▸ **EXERCISE PROMPT**
An acceptable answer repeats exactly the line with "Answer: -2789964/179 ≈ -15586." and each line after it through the end of the entries, and includes nothing else.

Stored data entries
........

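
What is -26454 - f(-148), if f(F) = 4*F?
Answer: -25862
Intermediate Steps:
-26454 - f(-148) = -26454 - 4*(-148) = -26454 - 1*(-592) = -26454 + 592 = -25862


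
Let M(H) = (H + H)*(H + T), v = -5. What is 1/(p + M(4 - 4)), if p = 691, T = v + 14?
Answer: 1/691 ≈ 0.0014472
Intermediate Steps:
T = 9 (T = -5 + 14 = 9)
M(H) = 2*H*(9 + H) (M(H) = (H + H)*(H + 9) = (2*H)*(9 + H) = 2*H*(9 + H))
1/(p + M(4 - 4)) = 1/(691 + 2*(4 - 4)*(9 + (4 - 4))) = 1/(691 + 2*0*(9 + 0)) = 1/(691 + 2*0*9) = 1/(691 + 0) = 1/691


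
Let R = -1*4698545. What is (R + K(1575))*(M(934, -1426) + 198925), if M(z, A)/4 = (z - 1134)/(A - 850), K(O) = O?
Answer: -531643106269250/569 ≈ -9.3435e+11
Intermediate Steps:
R = -4698545
M(z, A) = 4*(-1134 + z)/(-850 + A) (M(z, A) = 4*((z - 1134)/(A - 850)) = 4*((-1134 + z)/(-850 + A)) = 4*(-1134 + z)/(-850 + A))
(R + K(1575))*(M(934, -1426) + 198925) = (-4698545 + 1575)*(4*(-1134 + 934)/(-850 - 1426) + 198925) = -4696970*(4*(-200)/(-2276) + 198925) = -4696970*(4*(-1/2276)*(-200) + 198925) = -4696970*(200/569 + 198925) = -4696970*113188525/569 = -531643106269250/569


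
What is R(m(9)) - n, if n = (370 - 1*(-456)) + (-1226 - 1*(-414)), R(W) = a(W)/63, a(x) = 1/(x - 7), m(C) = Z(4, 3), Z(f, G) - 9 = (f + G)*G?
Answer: -20285/1449 ≈ -13.999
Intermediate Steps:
Z(f, G) = 9 + G*(G + f) (Z(f, G) = 9 + (f + G)*G = 9 + (G + f)*G = 9 + G*(G + f))
m(C) = 30 (m(C) = 9 + 3**2 + 3*4 = 9 + 9 + 12 = 30)
a(x) = 1/(-7 + x)
R(W) = 1/(63*(-7 + W)) (R(W) = 1/((-7 + W)*63) = (1/63)/(-7 + W) = 1/(63*(-7 + W)))
n = 14 (n = (370 + 456) + (-1226 + 414) = 826 - 812 = 14)
R(m(9)) - n = 1/(63*(-7 + 30)) - 1*14 = (1/63)/23 - 14 = (1/63)*(1/23) - 14 = 1/1449 - 14 = -20285/1449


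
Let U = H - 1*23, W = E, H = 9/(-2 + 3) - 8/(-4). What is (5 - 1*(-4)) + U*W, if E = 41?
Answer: -483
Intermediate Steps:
H = 11 (H = 9/1 - 8*(-¼) = 9*1 + 2 = 9 + 2 = 11)
W = 41
U = -12 (U = 11 - 1*23 = 11 - 23 = -12)
(5 - 1*(-4)) + U*W = (5 - 1*(-4)) - 12*41 = (5 + 4) - 492 = 9 - 492 = -483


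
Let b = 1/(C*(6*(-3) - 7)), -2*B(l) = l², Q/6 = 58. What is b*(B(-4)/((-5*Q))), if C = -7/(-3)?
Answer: -2/25375 ≈ -7.8818e-5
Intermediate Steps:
Q = 348 (Q = 6*58 = 348)
C = 7/3 (C = -7*(-⅓) = 7/3 ≈ 2.3333)
B(l) = -l²/2
b = -3/175 (b = 1/(7*(6*(-3) - 7)/3) = 1/(7*(-18 - 7)/3) = 1/((7/3)*(-25)) = 1/(-175/3) = -3/175 ≈ -0.017143)
b*(B(-4)/((-5*Q))) = -3*(-½*(-4)²)/(175*((-5*348))) = -3*(-½*16)/(175*(-1740)) = -(-24)*(-1)/(175*1740) = -3/175*2/435 = -2/25375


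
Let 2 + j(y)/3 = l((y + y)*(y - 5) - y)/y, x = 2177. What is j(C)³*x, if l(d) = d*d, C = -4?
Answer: -177716221961544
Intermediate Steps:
l(d) = d²
j(y) = -6 + 3*(-y + 2*y*(-5 + y))²/y (j(y) = -6 + 3*(((y + y)*(y - 5) - y)²/y) = -6 + 3*(((2*y)*(-5 + y) - y)²/y) = -6 + 3*((2*y*(-5 + y) - y)²/y) = -6 + 3*((-y + 2*y*(-5 + y))²/y) = -6 + 3*(-y + 2*y*(-5 + y))²/y)
j(C)³*x = (-6 + 3*(-4)*(-11 + 2*(-4))²)³*2177 = (-6 + 3*(-4)*(-11 - 8)²)³*2177 = (-6 + 3*(-4)*(-19)²)³*2177 = (-6 + 3*(-4)*361)³*2177 = (-6 - 4332)³*2177 = (-4338)³*2177 = -81633542472*2177 = -177716221961544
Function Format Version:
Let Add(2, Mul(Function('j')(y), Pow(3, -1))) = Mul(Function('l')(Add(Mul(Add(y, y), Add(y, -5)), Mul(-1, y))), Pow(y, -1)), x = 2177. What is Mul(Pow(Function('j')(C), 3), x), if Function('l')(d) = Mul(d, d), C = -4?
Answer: -177716221961544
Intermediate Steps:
Function('l')(d) = Pow(d, 2)
Function('j')(y) = Add(-6, Mul(3, Pow(y, -1), Pow(Add(Mul(-1, y), Mul(2, y, Add(-5, y))), 2))) (Function('j')(y) = Add(-6, Mul(3, Mul(Pow(Add(Mul(Add(y, y), Add(y, -5)), Mul(-1, y)), 2), Pow(y, -1)))) = Add(-6, Mul(3, Mul(Pow(Add(Mul(Mul(2, y), Add(-5, y)), Mul(-1, y)), 2), Pow(y, -1)))) = Add(-6, Mul(3, Mul(Pow(Add(Mul(2, y, Add(-5, y)), Mul(-1, y)), 2), Pow(y, -1)))) = Add(-6, Mul(3, Mul(Pow(Add(Mul(-1, y), Mul(2, y, Add(-5, y))), 2), Pow(y, -1)))) = Add(-6, Mul(3, Mul(Pow(y, -1), Pow(Add(Mul(-1, y), Mul(2, y, Add(-5, y))), 2)))) = Add(-6, Mul(3, Pow(y, -1), Pow(Add(Mul(-1, y), Mul(2, y, Add(-5, y))), 2))))
Mul(Pow(Function('j')(C), 3), x) = Mul(Pow(Add(-6, Mul(3, -4, Pow(Add(-11, Mul(2, -4)), 2))), 3), 2177) = Mul(Pow(Add(-6, Mul(3, -4, Pow(Add(-11, -8), 2))), 3), 2177) = Mul(Pow(Add(-6, Mul(3, -4, Pow(-19, 2))), 3), 2177) = Mul(Pow(Add(-6, Mul(3, -4, 361)), 3), 2177) = Mul(Pow(Add(-6, -4332), 3), 2177) = Mul(Pow(-4338, 3), 2177) = Mul(-81633542472, 2177) = -177716221961544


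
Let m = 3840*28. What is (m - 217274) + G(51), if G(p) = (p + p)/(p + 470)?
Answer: -57181732/521 ≈ -1.0975e+5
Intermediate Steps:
G(p) = 2*p/(470 + p) (G(p) = (2*p)/(470 + p) = 2*p/(470 + p))
m = 107520
(m - 217274) + G(51) = (107520 - 217274) + 2*51/(470 + 51) = -109754 + 2*51/521 = -109754 + 2*51*(1/521) = -109754 + 102/521 = -57181732/521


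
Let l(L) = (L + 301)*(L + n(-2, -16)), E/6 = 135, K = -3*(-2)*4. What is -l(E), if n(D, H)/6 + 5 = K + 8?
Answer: -1079892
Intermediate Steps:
K = 24 (K = 6*4 = 24)
E = 810 (E = 6*135 = 810)
n(D, H) = 162 (n(D, H) = -30 + 6*(24 + 8) = -30 + 6*32 = -30 + 192 = 162)
l(L) = (162 + L)*(301 + L) (l(L) = (L + 301)*(L + 162) = (301 + L)*(162 + L) = (162 + L)*(301 + L))
-l(E) = -(48762 + 810² + 463*810) = -(48762 + 656100 + 375030) = -1*1079892 = -1079892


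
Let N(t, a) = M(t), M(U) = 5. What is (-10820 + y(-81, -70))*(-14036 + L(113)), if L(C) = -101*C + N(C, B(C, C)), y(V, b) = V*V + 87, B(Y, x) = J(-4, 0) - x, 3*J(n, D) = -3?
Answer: 106152368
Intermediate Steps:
J(n, D) = -1 (J(n, D) = (1/3)*(-3) = -1)
B(Y, x) = -1 - x
y(V, b) = 87 + V**2 (y(V, b) = V**2 + 87 = 87 + V**2)
N(t, a) = 5
L(C) = 5 - 101*C (L(C) = -101*C + 5 = 5 - 101*C)
(-10820 + y(-81, -70))*(-14036 + L(113)) = (-10820 + (87 + (-81)**2))*(-14036 + (5 - 101*113)) = (-10820 + (87 + 6561))*(-14036 + (5 - 11413)) = (-10820 + 6648)*(-14036 - 11408) = -4172*(-25444) = 106152368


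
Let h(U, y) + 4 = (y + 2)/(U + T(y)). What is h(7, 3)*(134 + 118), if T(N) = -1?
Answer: -798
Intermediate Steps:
h(U, y) = -4 + (2 + y)/(-1 + U) (h(U, y) = -4 + (y + 2)/(U - 1) = -4 + (2 + y)/(-1 + U))
h(7, 3)*(134 + 118) = ((6 + 3 - 4*7)/(-1 + 7))*(134 + 118) = ((6 + 3 - 28)/6)*252 = ((⅙)*(-19))*252 = -19/6*252 = -798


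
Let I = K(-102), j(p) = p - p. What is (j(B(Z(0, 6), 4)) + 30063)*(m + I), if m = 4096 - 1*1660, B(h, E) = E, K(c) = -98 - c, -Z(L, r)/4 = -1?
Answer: 73353720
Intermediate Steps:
Z(L, r) = 4 (Z(L, r) = -4*(-1) = 4)
j(p) = 0
I = 4 (I = -98 - 1*(-102) = -98 + 102 = 4)
m = 2436 (m = 4096 - 1660 = 2436)
(j(B(Z(0, 6), 4)) + 30063)*(m + I) = (0 + 30063)*(2436 + 4) = 30063*2440 = 73353720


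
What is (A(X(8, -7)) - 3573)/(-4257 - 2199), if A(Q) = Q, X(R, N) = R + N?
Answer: 893/1614 ≈ 0.55328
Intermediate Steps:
X(R, N) = N + R
(A(X(8, -7)) - 3573)/(-4257 - 2199) = ((-7 + 8) - 3573)/(-4257 - 2199) = (1 - 3573)/(-6456) = -3572*(-1/6456) = 893/1614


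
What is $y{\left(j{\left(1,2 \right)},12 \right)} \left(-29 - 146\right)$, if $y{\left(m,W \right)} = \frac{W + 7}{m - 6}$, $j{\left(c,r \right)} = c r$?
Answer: $\frac{3325}{4} \approx 831.25$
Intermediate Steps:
$y{\left(m,W \right)} = \frac{7 + W}{-6 + m}$
$y{\left(j{\left(1,2 \right)},12 \right)} \left(-29 - 146\right) = \frac{7 + 12}{-6 + 1 \cdot 2} \left(-29 - 146\right) = \frac{1}{-6 + 2} \cdot 19 \left(-175\right) = \frac{1}{-4} \cdot 19 \left(-175\right) = \left(- \frac{1}{4}\right) 19 \left(-175\right) = \left(- \frac{19}{4}\right) \left(-175\right) = \frac{3325}{4}$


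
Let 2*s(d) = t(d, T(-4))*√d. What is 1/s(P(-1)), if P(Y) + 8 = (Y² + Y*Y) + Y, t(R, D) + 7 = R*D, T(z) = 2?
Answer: 2*I*√7/147 ≈ 0.035997*I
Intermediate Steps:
t(R, D) = -7 + D*R (t(R, D) = -7 + R*D = -7 + D*R)
P(Y) = -8 + Y + 2*Y² (P(Y) = -8 + ((Y² + Y*Y) + Y) = -8 + ((Y² + Y²) + Y) = -8 + (2*Y² + Y) = -8 + (Y + 2*Y²) = -8 + Y + 2*Y²)
s(d) = √d*(-7 + 2*d)/2 (s(d) = ((-7 + 2*d)*√d)/2 = (√d*(-7 + 2*d))/2 = √d*(-7 + 2*d)/2)
1/s(P(-1)) = 1/(√(-8 - 1 + 2*(-1)²)*(-7/2 + (-8 - 1 + 2*(-1)²))) = 1/(√(-8 - 1 + 2*1)*(-7/2 + (-8 - 1 + 2*1))) = 1/(√(-8 - 1 + 2)*(-7/2 + (-8 - 1 + 2))) = 1/(√(-7)*(-7/2 - 7)) = 1/((I*√7)*(-21/2)) = 1/(-21*I*√7/2) = 2*I*√7/147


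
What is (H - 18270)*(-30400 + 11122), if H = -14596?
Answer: 633590748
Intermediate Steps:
(H - 18270)*(-30400 + 11122) = (-14596 - 18270)*(-30400 + 11122) = -32866*(-19278) = 633590748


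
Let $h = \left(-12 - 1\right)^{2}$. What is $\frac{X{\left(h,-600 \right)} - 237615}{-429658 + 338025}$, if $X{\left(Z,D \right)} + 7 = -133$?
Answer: $\frac{237755}{91633} \approx 2.5946$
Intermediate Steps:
$h = 169$ ($h = \left(-13\right)^{2} = 169$)
$X{\left(Z,D \right)} = -140$ ($X{\left(Z,D \right)} = -7 - 133 = -140$)
$\frac{X{\left(h,-600 \right)} - 237615}{-429658 + 338025} = \frac{-140 - 237615}{-429658 + 338025} = - \frac{237755}{-91633} = \left(-237755\right) \left(- \frac{1}{91633}\right) = \frac{237755}{91633}$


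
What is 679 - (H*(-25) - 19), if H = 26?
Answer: 1348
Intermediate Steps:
679 - (H*(-25) - 19) = 679 - (26*(-25) - 19) = 679 - (-650 - 19) = 679 - 1*(-669) = 679 + 669 = 1348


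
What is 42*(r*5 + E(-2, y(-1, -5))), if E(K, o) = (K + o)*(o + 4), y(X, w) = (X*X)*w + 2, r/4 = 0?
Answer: -210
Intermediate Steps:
r = 0 (r = 4*0 = 0)
y(X, w) = 2 + w*X**2 (y(X, w) = X**2*w + 2 = w*X**2 + 2 = 2 + w*X**2)
E(K, o) = (4 + o)*(K + o) (E(K, o) = (K + o)*(4 + o) = (4 + o)*(K + o))
42*(r*5 + E(-2, y(-1, -5))) = 42*(0*5 + ((2 - 5*(-1)**2)**2 + 4*(-2) + 4*(2 - 5*(-1)**2) - 2*(2 - 5*(-1)**2))) = 42*(0 + ((2 - 5*1)**2 - 8 + 4*(2 - 5*1) - 2*(2 - 5*1))) = 42*(0 + ((2 - 5)**2 - 8 + 4*(2 - 5) - 2*(2 - 5))) = 42*(0 + ((-3)**2 - 8 + 4*(-3) - 2*(-3))) = 42*(0 + (9 - 8 - 12 + 6)) = 42*(0 - 5) = 42*(-5) = -210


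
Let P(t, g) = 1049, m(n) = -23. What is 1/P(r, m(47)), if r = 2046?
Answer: 1/1049 ≈ 0.00095329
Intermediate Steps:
1/P(r, m(47)) = 1/1049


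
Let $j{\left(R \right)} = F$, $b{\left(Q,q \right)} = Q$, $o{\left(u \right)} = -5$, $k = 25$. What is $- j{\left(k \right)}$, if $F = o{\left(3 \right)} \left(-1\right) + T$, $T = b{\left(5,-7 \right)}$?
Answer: $-10$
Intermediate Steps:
$T = 5$
$F = 10$ ($F = \left(-5\right) \left(-1\right) + 5 = 5 + 5 = 10$)
$j{\left(R \right)} = 10$
$- j{\left(k \right)} = \left(-1\right) 10 = -10$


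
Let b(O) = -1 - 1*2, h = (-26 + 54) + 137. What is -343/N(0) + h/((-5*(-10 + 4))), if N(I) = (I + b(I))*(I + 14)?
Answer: 41/3 ≈ 13.667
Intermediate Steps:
h = 165 (h = 28 + 137 = 165)
b(O) = -3 (b(O) = -1 - 2 = -3)
N(I) = (-3 + I)*(14 + I) (N(I) = (I - 3)*(I + 14) = (-3 + I)*(14 + I))
-343/N(0) + h/((-5*(-10 + 4))) = -343/(-42 + 0² + 11*0) + 165/((-5*(-10 + 4))) = -343/(-42 + 0 + 0) + 165/((-5*(-6))) = -343/(-42) + 165/30 = -343*(-1/42) + 165*(1/30) = 49/6 + 11/2 = 41/3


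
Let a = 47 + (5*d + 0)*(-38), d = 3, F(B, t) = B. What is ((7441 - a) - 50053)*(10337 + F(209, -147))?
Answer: -443870594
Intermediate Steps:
a = -523 (a = 47 + (5*3 + 0)*(-38) = 47 + (15 + 0)*(-38) = 47 + 15*(-38) = 47 - 570 = -523)
((7441 - a) - 50053)*(10337 + F(209, -147)) = ((7441 - 1*(-523)) - 50053)*(10337 + 209) = ((7441 + 523) - 50053)*10546 = (7964 - 50053)*10546 = -42089*10546 = -443870594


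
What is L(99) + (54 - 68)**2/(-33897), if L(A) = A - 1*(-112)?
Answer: 7152071/33897 ≈ 210.99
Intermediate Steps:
L(A) = 112 + A (L(A) = A + 112 = 112 + A)
L(99) + (54 - 68)**2/(-33897) = (112 + 99) + (54 - 68)**2/(-33897) = 211 + (-14)**2*(-1/33897) = 211 + 196*(-1/33897) = 211 - 196/33897 = 7152071/33897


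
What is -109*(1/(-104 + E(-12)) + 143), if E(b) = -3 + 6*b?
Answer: -2789964/179 ≈ -15586.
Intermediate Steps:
-109*(1/(-104 + E(-12)) + 143) = -109*(1/(-104 + (-3 + 6*(-12))) + 143) = -109*(1/(-104 + (-3 - 72)) + 143) = -109*(1/(-104 - 75) + 143) = -109*(1/(-179) + 143) = -109*(-1/179 + 143) = -109*25596/179 = -2789964/179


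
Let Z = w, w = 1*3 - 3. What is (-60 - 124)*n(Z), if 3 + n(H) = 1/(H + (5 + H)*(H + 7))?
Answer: 19136/35 ≈ 546.74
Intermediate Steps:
w = 0 (w = 3 - 3 = 0)
Z = 0
n(H) = -3 + 1/(H + (5 + H)*(7 + H)) (n(H) = -3 + 1/(H + (5 + H)*(H + 7)) = -3 + 1/(H + (5 + H)*(7 + H)))
(-60 - 124)*n(Z) = (-60 - 124)*((-104 - 39*0 - 3*0²)/(35 + 0² + 13*0)) = -184*(-104 + 0 - 3*0)/(35 + 0 + 0) = -184*(-104 + 0 + 0)/35 = -184*(-104)/35 = -184*(-104/35) = 19136/35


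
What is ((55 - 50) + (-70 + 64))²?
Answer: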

........

▸ **EXERCISE RESPONSE**
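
Answer: -2789964/179 ≈ -15586.
Intermediate Steps:
-109*(1/(-104 + E(-12)) + 143) = -109*(1/(-104 + (-3 + 6*(-12))) + 143) = -109*(1/(-104 + (-3 - 72)) + 143) = -109*(1/(-104 - 75) + 143) = -109*(1/(-179) + 143) = -109*(-1/179 + 143) = -109*25596/179 = -2789964/179


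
Let Z = w, w = 1*3 - 3. What is (-60 - 124)*n(Z), if 3 + n(H) = 1/(H + (5 + H)*(H + 7))?
Answer: 19136/35 ≈ 546.74
Intermediate Steps:
w = 0 (w = 3 - 3 = 0)
Z = 0
n(H) = -3 + 1/(H + (5 + H)*(7 + H)) (n(H) = -3 + 1/(H + (5 + H)*(H + 7)) = -3 + 1/(H + (5 + H)*(7 + H)))
(-60 - 124)*n(Z) = (-60 - 124)*((-104 - 39*0 - 3*0²)/(35 + 0² + 13*0)) = -184*(-104 + 0 - 3*0)/(35 + 0 + 0) = -184*(-104 + 0 + 0)/35 = -184*(-104)/35 = -184*(-104/35) = 19136/35


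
What is ((55 - 50) + (-70 + 64))²?
Answer: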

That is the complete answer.